**Work item:** Your response should consist of every line below, reproduced without alteration.

**Data excerpts:**

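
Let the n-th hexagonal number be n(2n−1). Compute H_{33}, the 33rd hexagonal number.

The 33rd hexagonal number is n(2n−1) with n = 33.
33·(2·33 − 1) = 33·65 = 2145.

2145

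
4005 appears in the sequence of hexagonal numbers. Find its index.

45

Set n(2n−1) = 4005, giving 2n² − n − 4005 = 0.
The discriminant is 1 + 8·4005 = 32041, and √32041 = 179.
So n = (1 + 179) / 4 = 180/4 = 45.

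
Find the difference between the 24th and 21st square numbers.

24² = 576 and 21² = 441.
Difference: 576 − 441 = 135.

135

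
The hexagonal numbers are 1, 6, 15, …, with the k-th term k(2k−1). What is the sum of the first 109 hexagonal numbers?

Σ i(2i−1) = 2Σi² − Σi over i = 1..109.
Σi = 5995 and Σi² = 437635.
2·437635 − 1·5995 = 869275.

869275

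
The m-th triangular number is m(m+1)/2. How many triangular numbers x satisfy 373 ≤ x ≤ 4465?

68

The n-th triangular number is n(n+1)/2.
Smallest index with value ≥ 373: n = 27 (giving 378).
Largest index with value ≤ 4465: n = 94 (giving 4465).
Indices 27 through 94: 68 terms.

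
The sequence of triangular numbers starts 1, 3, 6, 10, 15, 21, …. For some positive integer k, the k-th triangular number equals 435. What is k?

29

Set n(n+1)/2 = 435, giving n² + n − 870 = 0.
The discriminant is 1 + 8·435 = 3481, and √3481 = 59.
So n = (-1 + 59) / 2 = 58/2 = 29.
Check: 29·30/2 = 435. ✓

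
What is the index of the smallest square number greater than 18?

Solve n² > 18 for integer n.
The largest n with value ≤ 18 is 4 (since 16 ≤ 18 < 25), so the first above is n = 5, value 25.

5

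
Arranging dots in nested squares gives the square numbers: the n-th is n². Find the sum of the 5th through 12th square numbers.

620

Σ_{i=5}^{12} i² = 650 − 30 = 620.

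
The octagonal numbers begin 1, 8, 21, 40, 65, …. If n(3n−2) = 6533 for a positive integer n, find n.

Set n(3n−2) = 6533, giving 3n² − 2n − 6533 = 0.
The discriminant is 4 + 12·6533 = 78400, and √78400 = 280.
So n = (2 + 280) / 6 = 282/6 = 47.

47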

**Result:**
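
Let the n-th hexagonal number be n(2n−1). Compute H_{33}, the 33rd hexagonal number.

The 33rd hexagonal number is n(2n−1) with n = 33.
33·(2·33 − 1) = 33·65 = 2145.

2145

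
4005 appears in the sequence of hexagonal numbers. Find its index.

45

Set n(2n−1) = 4005, giving 2n² − n − 4005 = 0.
The discriminant is 1 + 8·4005 = 32041, and √32041 = 179.
So n = (1 + 179) / 4 = 180/4 = 45.

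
Find the difference between the 24th and 21st square numbers.

24² = 576 and 21² = 441.
Difference: 576 − 441 = 135.

135

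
The hexagonal numbers are 1, 6, 15, …, with the k-th term k(2k−1). What is the sum of the first 109 hexagonal numbers?

Σ i(2i−1) = 2Σi² − Σi over i = 1..109.
Σi = 5995 and Σi² = 437635.
2·437635 − 1·5995 = 869275.

869275

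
The m-th triangular number is m(m+1)/2. How many triangular numbers x satisfy 373 ≤ x ≤ 4465?

68

The n-th triangular number is n(n+1)/2.
Smallest index with value ≥ 373: n = 27 (giving 378).
Largest index with value ≤ 4465: n = 94 (giving 4465).
Indices 27 through 94: 68 terms.

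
The sequence of triangular numbers starts 1, 3, 6, 10, 15, 21, …. For some positive integer k, the k-th triangular number equals 435. What is k?

29

Set n(n+1)/2 = 435, giving n² + n − 870 = 0.
The discriminant is 1 + 8·435 = 3481, and √3481 = 59.
So n = (-1 + 59) / 2 = 58/2 = 29.
Check: 29·30/2 = 435. ✓

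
What is the index of the smallest square number greater than 18?

Solve n² > 18 for integer n.
The largest n with value ≤ 18 is 4 (since 16 ≤ 18 < 25), so the first above is n = 5, value 25.

5

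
Arranging dots in nested squares gives the square numbers: the n-th is n². Find the sum of the 5th through 12th square numbers.

620

Σ_{i=5}^{12} i² = 650 − 30 = 620.

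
The octagonal numbers begin 1, 8, 21, 40, 65, …. If n(3n−2) = 6533 for a positive integer n, find n.

Set n(3n−2) = 6533, giving 3n² − 2n − 6533 = 0.
The discriminant is 4 + 12·6533 = 78400, and √78400 = 280.
So n = (2 + 280) / 6 = 282/6 = 47.

47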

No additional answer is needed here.